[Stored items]
----

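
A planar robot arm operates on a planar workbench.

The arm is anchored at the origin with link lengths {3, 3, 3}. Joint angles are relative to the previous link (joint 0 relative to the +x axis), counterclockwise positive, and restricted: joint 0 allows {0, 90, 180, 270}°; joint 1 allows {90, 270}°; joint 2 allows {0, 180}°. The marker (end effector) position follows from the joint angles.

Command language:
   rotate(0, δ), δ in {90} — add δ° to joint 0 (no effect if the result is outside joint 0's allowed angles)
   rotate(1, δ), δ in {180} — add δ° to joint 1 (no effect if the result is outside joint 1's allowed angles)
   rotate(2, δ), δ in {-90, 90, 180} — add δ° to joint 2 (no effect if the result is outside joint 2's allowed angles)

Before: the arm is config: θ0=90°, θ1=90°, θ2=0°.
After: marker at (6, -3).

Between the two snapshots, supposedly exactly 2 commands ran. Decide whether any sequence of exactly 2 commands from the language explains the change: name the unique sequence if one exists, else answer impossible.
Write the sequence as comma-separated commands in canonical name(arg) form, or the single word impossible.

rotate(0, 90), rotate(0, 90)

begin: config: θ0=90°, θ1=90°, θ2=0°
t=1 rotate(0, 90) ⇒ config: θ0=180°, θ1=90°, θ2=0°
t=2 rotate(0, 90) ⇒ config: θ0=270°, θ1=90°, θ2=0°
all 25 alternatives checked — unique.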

----

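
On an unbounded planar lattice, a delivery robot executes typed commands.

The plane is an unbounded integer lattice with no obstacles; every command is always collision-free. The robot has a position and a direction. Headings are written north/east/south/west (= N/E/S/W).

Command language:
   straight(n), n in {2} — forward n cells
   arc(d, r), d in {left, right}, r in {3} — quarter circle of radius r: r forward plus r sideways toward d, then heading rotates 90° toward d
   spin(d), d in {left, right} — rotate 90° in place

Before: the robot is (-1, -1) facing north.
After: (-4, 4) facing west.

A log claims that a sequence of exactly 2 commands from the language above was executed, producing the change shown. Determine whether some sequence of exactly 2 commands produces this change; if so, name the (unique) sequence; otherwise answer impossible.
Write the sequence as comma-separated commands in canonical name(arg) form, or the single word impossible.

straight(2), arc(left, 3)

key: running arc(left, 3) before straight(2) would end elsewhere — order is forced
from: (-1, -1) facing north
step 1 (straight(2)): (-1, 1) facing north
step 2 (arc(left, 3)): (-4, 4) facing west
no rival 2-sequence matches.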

----

> [REQUIRED ACTION]:
With the line that has "rotate(1, δ), δ" as the first and the line that has "After: marker at (6, -3)." as the last, repeat exactly that run of lines above and no more.

> [RESPONSE TO THE TASK]:
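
   rotate(1, δ), δ in {180} — add δ° to joint 1 (no effect if the result is outside joint 1's allowed angles)
   rotate(2, δ), δ in {-90, 90, 180} — add δ° to joint 2 (no effect if the result is outside joint 2's allowed angles)

Before: the arm is config: θ0=90°, θ1=90°, θ2=0°.
After: marker at (6, -3).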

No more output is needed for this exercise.